══ WORKING DATA ══

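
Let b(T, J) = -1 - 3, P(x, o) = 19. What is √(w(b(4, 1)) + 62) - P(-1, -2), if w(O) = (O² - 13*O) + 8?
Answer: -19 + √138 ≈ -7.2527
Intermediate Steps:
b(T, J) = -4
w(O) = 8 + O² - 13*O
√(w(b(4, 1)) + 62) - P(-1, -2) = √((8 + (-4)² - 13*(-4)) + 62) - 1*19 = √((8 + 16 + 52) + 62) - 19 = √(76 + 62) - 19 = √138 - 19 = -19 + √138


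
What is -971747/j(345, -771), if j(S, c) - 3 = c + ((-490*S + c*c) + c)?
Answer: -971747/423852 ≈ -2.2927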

═══
══ WORKING DATA ══

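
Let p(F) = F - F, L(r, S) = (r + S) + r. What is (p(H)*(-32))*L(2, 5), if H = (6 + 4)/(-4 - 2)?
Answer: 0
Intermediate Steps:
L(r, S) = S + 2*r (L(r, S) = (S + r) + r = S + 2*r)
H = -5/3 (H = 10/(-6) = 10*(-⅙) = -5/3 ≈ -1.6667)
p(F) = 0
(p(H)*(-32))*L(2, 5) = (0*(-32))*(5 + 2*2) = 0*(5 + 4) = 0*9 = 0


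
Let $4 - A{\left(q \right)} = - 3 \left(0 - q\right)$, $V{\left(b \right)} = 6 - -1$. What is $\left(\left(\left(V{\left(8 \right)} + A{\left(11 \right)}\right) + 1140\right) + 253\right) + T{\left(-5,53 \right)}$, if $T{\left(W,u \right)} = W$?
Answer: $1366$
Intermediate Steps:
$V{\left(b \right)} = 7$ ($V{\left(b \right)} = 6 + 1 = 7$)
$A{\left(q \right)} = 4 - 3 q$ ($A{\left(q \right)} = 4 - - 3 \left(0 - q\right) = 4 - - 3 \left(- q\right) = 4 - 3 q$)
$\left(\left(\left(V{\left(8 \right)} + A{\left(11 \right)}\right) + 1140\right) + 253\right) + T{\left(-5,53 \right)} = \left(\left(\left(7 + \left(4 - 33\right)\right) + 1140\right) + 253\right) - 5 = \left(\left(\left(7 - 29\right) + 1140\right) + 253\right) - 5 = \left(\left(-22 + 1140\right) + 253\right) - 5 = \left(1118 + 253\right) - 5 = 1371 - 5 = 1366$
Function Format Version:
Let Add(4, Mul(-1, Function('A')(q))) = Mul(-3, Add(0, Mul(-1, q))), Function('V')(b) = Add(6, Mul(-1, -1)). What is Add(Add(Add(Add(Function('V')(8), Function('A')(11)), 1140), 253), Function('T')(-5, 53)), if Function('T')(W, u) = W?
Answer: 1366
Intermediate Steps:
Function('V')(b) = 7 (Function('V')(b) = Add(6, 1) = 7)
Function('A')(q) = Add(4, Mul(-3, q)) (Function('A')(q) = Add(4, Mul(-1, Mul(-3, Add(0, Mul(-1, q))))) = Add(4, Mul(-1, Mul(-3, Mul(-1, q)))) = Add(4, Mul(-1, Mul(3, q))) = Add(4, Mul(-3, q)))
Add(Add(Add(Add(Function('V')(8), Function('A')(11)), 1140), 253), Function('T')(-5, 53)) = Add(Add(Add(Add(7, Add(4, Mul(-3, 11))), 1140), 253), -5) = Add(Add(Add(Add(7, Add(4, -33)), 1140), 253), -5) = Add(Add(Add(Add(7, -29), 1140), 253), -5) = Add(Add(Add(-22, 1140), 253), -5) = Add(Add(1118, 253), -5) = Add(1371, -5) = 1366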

═══
══ WORKING DATA ══

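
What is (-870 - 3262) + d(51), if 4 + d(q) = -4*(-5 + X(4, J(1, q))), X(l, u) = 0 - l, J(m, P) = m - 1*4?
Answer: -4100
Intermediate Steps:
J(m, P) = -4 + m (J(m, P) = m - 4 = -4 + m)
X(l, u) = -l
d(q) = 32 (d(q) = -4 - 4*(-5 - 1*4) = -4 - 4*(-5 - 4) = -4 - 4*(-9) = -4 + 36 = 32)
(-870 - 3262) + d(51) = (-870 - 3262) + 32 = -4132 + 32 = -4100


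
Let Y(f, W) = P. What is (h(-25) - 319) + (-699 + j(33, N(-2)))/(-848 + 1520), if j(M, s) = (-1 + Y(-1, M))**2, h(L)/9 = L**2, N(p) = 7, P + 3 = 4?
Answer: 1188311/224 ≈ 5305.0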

═══

→ PROBLEM REQUIREMENTS
When a line in the listing above holds the word "Answer", copy it.

→ RESULT FOR THIS EXERCISE
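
Answer: -19 + √138 ≈ -7.2527
Answer: -971747/423852 ≈ -2.2927
Answer: 0
Answer: $1366$
Answer: 1366
Answer: -4100
Answer: 1188311/224 ≈ 5305.0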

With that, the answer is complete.